- Exercise goal -
Print the whole listing again, exactly as it stands.

- Excerpted records -
------------------------------------

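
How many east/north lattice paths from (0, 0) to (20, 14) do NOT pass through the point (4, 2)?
Number of paths = 935649315

Total paths from (0, 0) to (20, 14): C(34, 20) = 1391975640. Paths through (4, 2): (paths (0, 0) → (4, 2)) × (paths (4, 2) → (20, 14)) = C(6, 4) · C(28, 16) = 15 · 30421755 = 456326325. Avoidance count = 1391975640 − 456326325 = 935649315.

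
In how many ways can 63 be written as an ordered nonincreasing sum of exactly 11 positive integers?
p(63, 11 parts) = 103226

Partitions of n into exactly k parts are in bijection with partitions of n − k into at most k parts (subtract 1 from each part). So p(63, exactly 11) = p(52, parts ≤ 11). Computing via the recurrence p(m, j) = p(m, j−1) + p(m−j, j) gives 103226.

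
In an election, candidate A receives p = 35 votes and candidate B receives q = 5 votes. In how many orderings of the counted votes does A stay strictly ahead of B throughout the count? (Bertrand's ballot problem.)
Strict-lead orderings = 493506

Total orderings of the 40 votes with 35 for A: C(40, 35) = 658008. By the Bertrand ballot formula (Cycle Lemma / reflection principle), the number of orderings in which A is strictly ahead of B throughout is (p − q)/(p + q) · C(p + q, p) = (35 − 5)/(35 + 5) · 658008 = 493506.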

------------------------------------

- Expected answer -
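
How many east/north lattice paths from (0, 0) to (20, 14) do NOT pass through the point (4, 2)?
Number of paths = 935649315

Total paths from (0, 0) to (20, 14): C(34, 20) = 1391975640. Paths through (4, 2): (paths (0, 0) → (4, 2)) × (paths (4, 2) → (20, 14)) = C(6, 4) · C(28, 16) = 15 · 30421755 = 456326325. Avoidance count = 1391975640 − 456326325 = 935649315.

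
In how many ways can 63 be written as an ordered nonincreasing sum of exactly 11 positive integers?
p(63, 11 parts) = 103226

Partitions of n into exactly k parts are in bijection with partitions of n − k into at most k parts (subtract 1 from each part). So p(63, exactly 11) = p(52, parts ≤ 11). Computing via the recurrence p(m, j) = p(m, j−1) + p(m−j, j) gives 103226.

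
In an election, candidate A receives p = 35 votes and candidate B receives q = 5 votes. In how many orderings of the counted votes does A stay strictly ahead of B throughout the count? (Bertrand's ballot problem.)
Strict-lead orderings = 493506

Total orderings of the 40 votes with 35 for A: C(40, 35) = 658008. By the Bertrand ballot formula (Cycle Lemma / reflection principle), the number of orderings in which A is strictly ahead of B throughout is (p − q)/(p + q) · C(p + q, p) = (35 − 5)/(35 + 5) · 658008 = 493506.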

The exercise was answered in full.